Where a line of the entries holds the string "contains", copy that line.

MATERIAL SHOWN:
------------------------------------------------------------------------
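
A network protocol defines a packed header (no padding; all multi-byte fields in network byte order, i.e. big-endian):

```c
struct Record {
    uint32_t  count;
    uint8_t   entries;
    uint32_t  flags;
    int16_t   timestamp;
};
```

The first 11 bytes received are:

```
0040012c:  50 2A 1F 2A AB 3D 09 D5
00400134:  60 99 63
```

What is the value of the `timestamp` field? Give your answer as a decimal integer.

-26269

`timestamp` follows `count` (4 B), `entries` (1 B), `flags` (4 B), so it starts at offset 4 + 1 + 4 = 9 and occupies 2 bytes.
Bytes at offsets 9..10: 99 63.
In big-endian order the high byte comes first in memory.
The bytes are already most-significant first: 0x9963.
Top bit is set, so as a signed 16-bit value this is 0x9963 − 2^16 = -26269.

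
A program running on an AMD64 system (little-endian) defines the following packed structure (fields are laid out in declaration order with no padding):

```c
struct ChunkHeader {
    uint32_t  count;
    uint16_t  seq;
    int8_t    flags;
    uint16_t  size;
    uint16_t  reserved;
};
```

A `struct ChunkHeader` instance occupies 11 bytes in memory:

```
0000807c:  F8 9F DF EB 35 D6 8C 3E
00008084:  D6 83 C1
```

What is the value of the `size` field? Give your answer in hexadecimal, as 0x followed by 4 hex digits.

0xD63E

`size` follows `count` (4 B), `seq` (2 B), `flags` (1 B), so it starts at offset 4 + 2 + 1 = 7 and occupies 2 bytes.
Bytes at offsets 7..8: 3E D6.
In little-endian order the low byte comes first in memory.
Reassemble most-significant byte first: D6 3E → 0xD63E.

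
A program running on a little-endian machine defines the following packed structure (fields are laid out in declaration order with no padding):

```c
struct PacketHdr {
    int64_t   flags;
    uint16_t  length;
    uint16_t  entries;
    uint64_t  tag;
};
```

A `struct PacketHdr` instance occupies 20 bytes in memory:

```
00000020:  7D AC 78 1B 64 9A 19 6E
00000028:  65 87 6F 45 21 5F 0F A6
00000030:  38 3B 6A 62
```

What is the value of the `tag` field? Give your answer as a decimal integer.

`tag` follows `flags` (8 B), `length` (2 B), `entries` (2 B), so it starts at offset 8 + 2 + 2 = 12 and occupies 8 bytes.
Bytes at offsets 12..19: 21 5F 0F A6 38 3B 6A 62.
Little-endian stores the least-significant byte at the lowest address.
Reassemble most-significant byte first: 62 6A 3B 38 A6 0F 5F 21 → 0x626A3B38A60F5F21.
0x626A3B38A60F5F21 = 7091545677738499873.

7091545677738499873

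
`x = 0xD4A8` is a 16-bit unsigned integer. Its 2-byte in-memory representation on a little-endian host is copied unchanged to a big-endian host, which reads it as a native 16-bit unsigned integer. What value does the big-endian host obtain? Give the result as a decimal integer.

43220

Stored little-endian, the bytes at ascending addresses are A8 D4.
Read back as big-endian, the last byte is least significant, giving 0xA8D4.
0xA8D4 = 43220.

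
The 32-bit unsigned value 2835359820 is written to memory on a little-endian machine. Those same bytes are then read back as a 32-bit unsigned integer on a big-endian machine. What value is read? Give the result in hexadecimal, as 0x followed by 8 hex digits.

2835359820 in 32-bit hexadecimal is 0xA900284C.
Stored little-endian, the bytes at ascending addresses are 4C 28 00 A9.
Read back as big-endian, the last byte is least significant, giving 0x4C2800A9.

0x4C2800A9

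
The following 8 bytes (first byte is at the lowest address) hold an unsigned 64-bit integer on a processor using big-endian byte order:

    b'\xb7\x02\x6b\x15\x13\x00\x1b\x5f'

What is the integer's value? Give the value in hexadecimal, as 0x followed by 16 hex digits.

Big-endian stores the most-significant byte at the lowest address.
The bytes are already most-significant first: 0xB7026B1513001B5F.

0xB7026B1513001B5F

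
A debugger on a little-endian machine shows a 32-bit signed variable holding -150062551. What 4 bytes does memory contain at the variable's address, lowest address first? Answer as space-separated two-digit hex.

29 3A 0E F7

Two's complement of -150062551 in 32 bits: 150062551 = 0x08F1C5D7; invert → 0xF70E3A28; add 1 → 0xF70E3A29.
Split into bytes (most-significant first): F7 0E 3A 29.
Little-endian stores the least-significant byte at the lowest address.
So at ascending addresses the bytes are 29 3A 0E F7.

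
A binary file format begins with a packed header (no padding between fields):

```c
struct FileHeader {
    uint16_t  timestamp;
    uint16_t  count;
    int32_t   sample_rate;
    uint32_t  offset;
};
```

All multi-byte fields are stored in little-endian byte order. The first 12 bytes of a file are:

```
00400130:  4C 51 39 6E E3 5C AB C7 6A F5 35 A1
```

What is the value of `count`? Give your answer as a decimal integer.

`count` follows `timestamp` (2 bytes), so it starts at byte offset 2 and occupies 2 bytes.
Bytes at offsets 2..3: 39 6E.
Little-endian: lowest address holds the least-significant byte.
Reassemble most-significant byte first: 6E 39 → 0x6E39.
0x6E39 = 28217.

28217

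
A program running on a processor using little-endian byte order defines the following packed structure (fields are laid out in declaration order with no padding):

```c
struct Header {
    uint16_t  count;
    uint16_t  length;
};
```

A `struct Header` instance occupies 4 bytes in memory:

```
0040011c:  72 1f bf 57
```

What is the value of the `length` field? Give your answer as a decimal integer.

`length` follows `count` (2 bytes), so it starts at byte offset 2 and occupies 2 bytes.
Bytes at offsets 2..3: BF 57.
Little-endian: lowest address holds the least-significant byte.
Reassemble most-significant byte first: 57 BF → 0x57BF.
0x57BF = 22463.

22463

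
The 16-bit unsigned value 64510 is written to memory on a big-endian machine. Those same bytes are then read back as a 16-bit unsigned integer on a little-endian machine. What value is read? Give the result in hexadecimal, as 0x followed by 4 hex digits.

64510 in 16-bit hexadecimal is 0xFBFE.
Stored big-endian, the bytes at ascending addresses are FB FE.
Read back as little-endian, the first byte is least significant, giving 0xFEFB.

0xFEFB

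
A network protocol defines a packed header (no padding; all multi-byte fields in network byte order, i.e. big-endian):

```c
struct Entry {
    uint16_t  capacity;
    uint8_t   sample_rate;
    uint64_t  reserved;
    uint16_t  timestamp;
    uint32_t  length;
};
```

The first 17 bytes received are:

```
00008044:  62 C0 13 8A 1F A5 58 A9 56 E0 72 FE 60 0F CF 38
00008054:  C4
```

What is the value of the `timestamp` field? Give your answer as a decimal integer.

`timestamp` follows `capacity` (2 B), `sample_rate` (1 B), `reserved` (8 B), so it starts at offset 2 + 1 + 8 = 11 and occupies 2 bytes.
Bytes at offsets 11..12: FE 60.
Big-endian: lowest address holds the most-significant byte.
The bytes are already most-significant first: 0xFE60.
0xFE60 = 65120.

65120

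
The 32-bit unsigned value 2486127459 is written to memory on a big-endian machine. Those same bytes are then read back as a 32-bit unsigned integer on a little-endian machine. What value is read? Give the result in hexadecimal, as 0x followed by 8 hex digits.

2486127459 in 32-bit hexadecimal is 0x942F4B63.
Stored big-endian, the bytes at ascending addresses are 94 2F 4B 63.
Read back as little-endian, the first byte is least significant, giving 0x634B2F94.

0x634B2F94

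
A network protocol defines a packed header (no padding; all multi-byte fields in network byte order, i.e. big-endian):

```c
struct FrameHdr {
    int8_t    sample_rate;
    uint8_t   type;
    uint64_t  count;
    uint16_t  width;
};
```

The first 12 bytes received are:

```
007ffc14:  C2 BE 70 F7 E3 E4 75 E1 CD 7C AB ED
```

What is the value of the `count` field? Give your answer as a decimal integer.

`count` follows `sample_rate` (1 B), `type` (1 B), so it starts at offset 1 + 1 = 2 and occupies 8 bytes.
Bytes at offsets 2..9: 70 F7 E3 E4 75 E1 CD 7C.
Big-endian stores the most-significant byte at the lowest address.
The bytes are already most-significant first: 0x70F7E3E475E1CD7C.
0x70F7E3E475E1CD7C = 8140225421865241980.

8140225421865241980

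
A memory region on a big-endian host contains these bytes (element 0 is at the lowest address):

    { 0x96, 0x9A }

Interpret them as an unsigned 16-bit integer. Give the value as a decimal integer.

Big-endian: lowest address holds the most-significant byte.
The bytes are already most-significant first: 0x969A.
0x969A = 38554.

38554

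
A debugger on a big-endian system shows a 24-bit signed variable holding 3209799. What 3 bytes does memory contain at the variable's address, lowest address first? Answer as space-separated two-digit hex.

30 FA 47

3209799 in hexadecimal, padded to 24 bits, is 0x30FA47.
Split into bytes (most-significant first): 30 FA 47.
Big-endian stores the most-significant byte at the lowest address.
So the memory order matches the most-significant-first order: 30 FA 47.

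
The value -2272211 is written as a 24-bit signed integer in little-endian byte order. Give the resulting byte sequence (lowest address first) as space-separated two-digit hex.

2D 54 DD

Two's complement of -2272211 in 24 bits: 2272211 = 0x22ABD3; invert → 0xDD542C; add 1 → 0xDD542D.
Split into bytes (most-significant first): DD 54 2D.
In little-endian order the low byte comes first in memory.
So at ascending addresses the bytes are 2D 54 DD.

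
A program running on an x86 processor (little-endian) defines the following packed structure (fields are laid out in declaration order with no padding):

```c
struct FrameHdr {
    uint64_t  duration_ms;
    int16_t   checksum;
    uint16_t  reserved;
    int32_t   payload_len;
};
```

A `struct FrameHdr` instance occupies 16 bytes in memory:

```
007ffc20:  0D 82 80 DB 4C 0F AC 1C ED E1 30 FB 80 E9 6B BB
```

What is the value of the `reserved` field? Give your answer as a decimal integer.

`reserved` follows `duration_ms` (8 B), `checksum` (2 B), so it starts at offset 8 + 2 = 10 and occupies 2 bytes.
Bytes at offsets 10..11: 30 FB.
Little-endian: lowest address holds the least-significant byte.
Reassemble most-significant byte first: FB 30 → 0xFB30.
0xFB30 = 64304.

64304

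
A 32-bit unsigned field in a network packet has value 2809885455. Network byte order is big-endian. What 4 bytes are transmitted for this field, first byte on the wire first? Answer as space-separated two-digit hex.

2809885455 in hexadecimal, padded to 32 bits, is 0xA77B730F.
Split into bytes (most-significant first): A7 7B 73 0F.
Big-endian stores the most-significant byte at the lowest address.
So the memory order matches the most-significant-first order: A7 7B 73 0F.

A7 7B 73 0F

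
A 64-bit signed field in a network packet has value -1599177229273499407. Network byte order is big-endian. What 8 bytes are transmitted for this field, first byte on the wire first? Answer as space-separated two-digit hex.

E9 CE 94 C8 64 42 78 F1

Two's complement of -1599177229273499407 in 64 bits: 1599177229273499407 = 0x16316B379BBD870F; invert → 0xE9CE94C8644278F0; add 1 → 0xE9CE94C8644278F1.
Split into bytes (most-significant first): E9 CE 94 C8 64 42 78 F1.
Big-endian stores the most-significant byte at the lowest address.
So the memory order matches the most-significant-first order: E9 CE 94 C8 64 42 78 F1.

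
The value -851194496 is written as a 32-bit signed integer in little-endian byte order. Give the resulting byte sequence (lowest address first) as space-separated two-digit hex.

Two's complement of -851194496 in 32 bits: 851194496 = 0x32BC3280; invert → 0xCD43CD7F; add 1 → 0xCD43CD80.
Split into bytes (most-significant first): CD 43 CD 80.
Little-endian: lowest address holds the least-significant byte.
So at ascending addresses the bytes are 80 CD 43 CD.

80 CD 43 CD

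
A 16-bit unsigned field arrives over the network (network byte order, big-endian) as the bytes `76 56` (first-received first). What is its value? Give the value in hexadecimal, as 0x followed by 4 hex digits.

In big-endian order the high byte comes first in memory.
The bytes are already most-significant first: 0x7656.

0x7656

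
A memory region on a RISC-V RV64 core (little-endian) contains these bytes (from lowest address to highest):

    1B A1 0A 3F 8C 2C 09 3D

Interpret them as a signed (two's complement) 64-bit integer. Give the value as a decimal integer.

4398095491968704795

In little-endian order the low byte comes first in memory.
Reassemble most-significant byte first: 3D 09 2C 8C 3F 0A A1 1B → 0x3D092C8C3F0AA11B.
0x3D092C8C3F0AA11B = 4398095491968704795.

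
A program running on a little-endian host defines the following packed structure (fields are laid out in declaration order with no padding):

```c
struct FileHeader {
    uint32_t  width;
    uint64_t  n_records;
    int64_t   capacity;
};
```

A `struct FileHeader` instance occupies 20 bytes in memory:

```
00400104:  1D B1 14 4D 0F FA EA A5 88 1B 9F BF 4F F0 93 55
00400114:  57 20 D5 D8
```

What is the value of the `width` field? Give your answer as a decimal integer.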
------------------------------------------------------------------------
RESULT FOR THIS TASK:
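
A memory region on a big-endian host contains these bytes (element 0 is at the lowest address):
A memory region on a RISC-V RV64 core (little-endian) contains these bytes (from lowest address to highest):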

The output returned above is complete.